**Problem description:**
The lines of the records that include "property" should all be copied.

**Information supplied:**
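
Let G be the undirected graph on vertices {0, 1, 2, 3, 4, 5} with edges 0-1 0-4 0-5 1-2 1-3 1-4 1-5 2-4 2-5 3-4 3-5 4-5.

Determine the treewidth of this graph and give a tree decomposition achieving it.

Treewidth 3.
Bags: B1 = {0, 1, 4, 5}  B2 = {1, 2, 4, 5}  B3 = {1, 3, 4, 5}
Tree: B1–B2, B2–B3

The largest bag has 4 vertices, giving width 3; this decomposition certifies tw(G) ≤ 3. Conversely, {0, 1, 4, 5} is a clique of size 4, and the vertices of any clique must share a bag in every tree decomposition; so some bag has ≥ 4 vertices and tw(G) ≥ 3. The upper and lower bounds meet at 3, so that is the treewidth.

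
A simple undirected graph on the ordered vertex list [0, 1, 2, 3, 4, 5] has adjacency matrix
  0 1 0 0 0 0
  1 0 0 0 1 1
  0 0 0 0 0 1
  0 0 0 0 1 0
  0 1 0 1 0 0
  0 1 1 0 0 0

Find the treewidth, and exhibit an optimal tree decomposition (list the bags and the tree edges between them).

The largest bag has 2 vertices, giving width 1; this decomposition certifies tw(G) ≤ 1. Any graph with an edge has treewidth ≥ 1, and G has the edge 5–1. The upper and lower bounds meet at 1, so that is the treewidth.

Treewidth 1.
One optimal decomposition is:
Bags: B1 = {1, 5}  B2 = {0, 1}  B3 = {2, 5}  B4 = {1, 4}  B5 = {3, 4}
Tree: B1–B2, B1–B3, B1–B4, B4–B5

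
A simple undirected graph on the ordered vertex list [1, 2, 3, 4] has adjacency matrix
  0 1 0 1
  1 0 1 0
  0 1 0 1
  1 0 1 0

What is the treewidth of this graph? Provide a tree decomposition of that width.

Each bag holds 3 vertices, so the decomposition has width 2, which upper-bounds the treewidth. Since 3–2–1–4–3 is a cycle in G, G is not acyclic. Forests are exactly the graphs of treewidth ≤ 1, so tw(G) ≥ 2. Hence tw(G) = 2 exactly.

Treewidth 2.
One optimal decomposition is:
Bags: B1 = {1, 2, 3}  B2 = {1, 3, 4}
Tree: B1–B2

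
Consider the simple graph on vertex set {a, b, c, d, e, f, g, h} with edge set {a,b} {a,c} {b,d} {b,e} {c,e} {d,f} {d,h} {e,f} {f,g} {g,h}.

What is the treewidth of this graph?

2

A width-2 tree decomposition is:
Bags: B1 = {a, b, c}  B2 = {b, c, e}  B3 = {b, d, e}  B4 = {d, e, f}  B5 = {d, f, h}  B6 = {f, g, h}
Tree: B1–B2, B2–B3, B3–B4, B4–B5, B5–B6
Every bag has size at most 3, so the width is 3 − 1 = 2 and tw(G) ≤ 2. For the lower bound, G contains the cycle a–c–e–b–a, so G is not a forest; only forests have treewidth ≤ 1, hence tw(G) ≥ 2. Therefore the treewidth is 2.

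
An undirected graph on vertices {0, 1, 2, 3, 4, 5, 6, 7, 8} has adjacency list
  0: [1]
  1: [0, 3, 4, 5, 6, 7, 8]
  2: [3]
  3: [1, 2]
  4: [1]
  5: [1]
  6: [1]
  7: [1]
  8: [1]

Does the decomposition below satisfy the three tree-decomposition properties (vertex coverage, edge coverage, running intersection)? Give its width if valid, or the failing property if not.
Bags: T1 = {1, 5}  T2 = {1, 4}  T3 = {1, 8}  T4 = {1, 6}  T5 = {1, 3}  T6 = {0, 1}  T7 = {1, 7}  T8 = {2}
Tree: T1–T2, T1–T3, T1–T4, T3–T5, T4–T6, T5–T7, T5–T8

A tree decomposition must satisfy three properties: every vertex lies in some bag; for every edge, both endpoints lie together in some bag; and for every vertex, the bags containing it form a connected subtree. Here edge (3,2) lies in no bag, so the decomposition is invalid.

No — edge (3,2) lies in no bag.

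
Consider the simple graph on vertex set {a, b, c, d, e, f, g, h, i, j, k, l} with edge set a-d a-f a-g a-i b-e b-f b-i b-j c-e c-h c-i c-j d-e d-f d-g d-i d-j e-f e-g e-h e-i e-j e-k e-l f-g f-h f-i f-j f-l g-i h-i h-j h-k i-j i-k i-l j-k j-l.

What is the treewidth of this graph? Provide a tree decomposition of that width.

Treewidth 4.
Bags: B1 = {e, h, i, j, k}  B2 = {e, f, h, i, j}  B3 = {d, e, f, i, j}  B4 = {e, f, i, j, l}  B5 = {d, e, f, g, i}  B6 = {a, d, f, g, i}  B7 = {b, e, f, i, j}  B8 = {c, e, h, i, j}
Tree: B1–B2, B2–B3, B3–B4, B3–B5, B5–B6, B4–B7, B1–B8

The largest bag has 5 vertices, giving width 4; this decomposition certifies tw(G) ≤ 4. Conversely, {d, e, f, g, i} is a clique of size 5, and the vertices of any clique must share a bag in every tree decomposition; so some bag has ≥ 5 vertices and tw(G) ≥ 4. Combining the bounds, tw(G) = 4.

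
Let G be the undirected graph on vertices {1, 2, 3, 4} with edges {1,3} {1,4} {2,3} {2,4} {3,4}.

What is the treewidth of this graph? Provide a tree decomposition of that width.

Every bag has size at most 3, so the width is 3 − 1 = 2 and tw(G) ≤ 2. Conversely, {1, 3, 4} is a clique of size 3, and the vertices of any clique must share a bag in every tree decomposition; so some bag has ≥ 3 vertices and tw(G) ≥ 2. Therefore the treewidth is 2.

Treewidth 2.
One such decomposition:
Bags: B1 = {2, 3, 4}  B2 = {1, 3, 4}
Tree: B1–B2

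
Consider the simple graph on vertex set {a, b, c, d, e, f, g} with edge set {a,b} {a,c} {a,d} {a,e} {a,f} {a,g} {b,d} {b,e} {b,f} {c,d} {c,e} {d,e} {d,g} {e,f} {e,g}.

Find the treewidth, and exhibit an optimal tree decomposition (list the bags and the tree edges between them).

Each bag holds 4 vertices, so the decomposition has width 3, which upper-bounds the treewidth. On the other hand G contains the 4-clique {a, d, e, g}. A clique must lie in a single bag of any decomposition, so no decomposition can have width below 3. The upper and lower bounds meet at 3, so that is the treewidth.

Treewidth 3.
One optimal decomposition is:
Bags: B1 = {a, b, d, e}  B2 = {a, d, e, g}  B3 = {a, c, d, e}  B4 = {a, b, e, f}
Tree: B1–B2, B1–B3, B1–B4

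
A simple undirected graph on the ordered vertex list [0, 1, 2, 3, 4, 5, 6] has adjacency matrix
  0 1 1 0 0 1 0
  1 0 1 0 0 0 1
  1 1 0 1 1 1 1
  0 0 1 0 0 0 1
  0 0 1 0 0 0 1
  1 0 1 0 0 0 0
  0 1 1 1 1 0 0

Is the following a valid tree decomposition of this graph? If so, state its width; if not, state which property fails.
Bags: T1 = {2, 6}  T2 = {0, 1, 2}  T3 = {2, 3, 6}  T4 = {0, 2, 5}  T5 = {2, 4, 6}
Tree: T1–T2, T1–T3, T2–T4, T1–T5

No — edge (1,6) lies in no bag.

A tree decomposition must satisfy three properties: every vertex lies in some bag; for every edge, both endpoints lie together in some bag; and for every vertex, the bags containing it form a connected subtree. Here edge (1,6) lies in no bag, so the decomposition is invalid.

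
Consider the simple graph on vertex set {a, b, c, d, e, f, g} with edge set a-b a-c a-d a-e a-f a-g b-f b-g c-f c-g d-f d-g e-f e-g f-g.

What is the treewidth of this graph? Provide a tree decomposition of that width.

Each bag holds 4 vertices, so the decomposition has width 3, which upper-bounds the treewidth. On the other hand G contains the 4-clique {a, d, f, g}. A clique must lie in a single bag of any decomposition, so no decomposition can have width below 3. Therefore the treewidth is 3.

Treewidth 3.
One optimal decomposition is:
Bags: B1 = {a, b, f, g}  B2 = {a, e, f, g}  B3 = {a, d, f, g}  B4 = {a, c, f, g}
Tree: B1–B2, B1–B3, B3–B4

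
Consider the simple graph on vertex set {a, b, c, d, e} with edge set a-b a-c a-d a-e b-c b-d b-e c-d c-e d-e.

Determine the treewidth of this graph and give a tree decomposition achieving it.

With just one bag of size 5, the width is 5 − 1 = 4, so tw(G) ≤ 4. For the lower bound, the 5 vertices {a, b, c, d, e} are pairwise adjacent, and any tree decomposition puts a clique entirely inside one bag — forcing width ≥ 4. The upper and lower bounds meet at 4, so that is the treewidth.

Treewidth 4.
Bags: B1 = {a, b, c, d, e}
Tree: (single bag)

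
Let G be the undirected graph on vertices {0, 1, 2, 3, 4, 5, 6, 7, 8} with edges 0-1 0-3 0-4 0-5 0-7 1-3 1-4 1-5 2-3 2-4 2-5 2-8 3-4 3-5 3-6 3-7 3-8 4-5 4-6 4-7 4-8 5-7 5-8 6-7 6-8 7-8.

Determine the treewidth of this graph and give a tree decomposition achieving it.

Treewidth 4.
One such decomposition:
Bags: B1 = {0, 3, 4, 5, 7}  B2 = {3, 4, 5, 7, 8}  B3 = {3, 4, 6, 7, 8}  B4 = {2, 3, 4, 5, 8}  B5 = {0, 1, 3, 4, 5}
Tree: B1–B2, B2–B3, B2–B4, B1–B5

The largest bag has 5 vertices, giving width 4; this decomposition certifies tw(G) ≤ 4. On the other hand G contains the 5-clique {0, 1, 3, 4, 5}. A clique must lie in a single bag of any decomposition, so no decomposition can have width below 4. The upper and lower bounds meet at 4, so that is the treewidth.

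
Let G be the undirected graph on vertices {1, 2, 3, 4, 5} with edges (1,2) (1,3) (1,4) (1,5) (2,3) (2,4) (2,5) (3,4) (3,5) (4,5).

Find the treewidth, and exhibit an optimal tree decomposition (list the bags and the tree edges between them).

Treewidth 4.
One optimal decomposition is:
Bags: B1 = {1, 2, 3, 4, 5}
Tree: (single bag)

With just one bag of size 5, the width is 5 − 1 = 4, so tw(G) ≤ 4. On the other hand G contains the 5-clique {1, 2, 3, 4, 5}. A clique must lie in a single bag of any decomposition, so no decomposition can have width below 4. The upper and lower bounds meet at 4, so that is the treewidth.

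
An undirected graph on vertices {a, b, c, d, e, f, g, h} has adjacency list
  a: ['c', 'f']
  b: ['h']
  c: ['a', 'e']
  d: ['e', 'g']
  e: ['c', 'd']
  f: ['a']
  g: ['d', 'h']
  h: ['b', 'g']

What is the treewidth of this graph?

1

A width-1 tree decomposition is:
Bags: B1 = {b, h}  B2 = {g, h}  B3 = {d, g}  B4 = {d, e}  B5 = {c, e}  B6 = {a, c}  B7 = {a, f}
Tree: B1–B2, B2–B3, B3–B4, B4–B5, B5–B6, B6–B7
Every bag has size at most 2, so the width is 2 − 1 = 1 and tw(G) ≤ 1. G has an edge, so its treewidth is at least 1. Therefore the treewidth is 1.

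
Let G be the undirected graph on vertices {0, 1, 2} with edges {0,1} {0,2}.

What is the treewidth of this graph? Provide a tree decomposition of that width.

Treewidth 1.
One such decomposition:
Bags: B1 = {0, 2}  B2 = {0, 1}
Tree: B1–B2

Each bag holds 2 vertices, so the decomposition has width 1, which upper-bounds the treewidth. Since G has at least one edge (e.g. 0–2), it is not an edgeless graph, so tw(G) ≥ 1. The upper and lower bounds meet at 1, so that is the treewidth.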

**Written response:**
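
Does the decomposition below satisfy the three tree-decomposition properties (vertex coverage, edge coverage, running intersection)? Give its width if valid, or the failing property if not.
Is the following a valid tree decomposition of this graph? If so, state its width; if not, state which property fails.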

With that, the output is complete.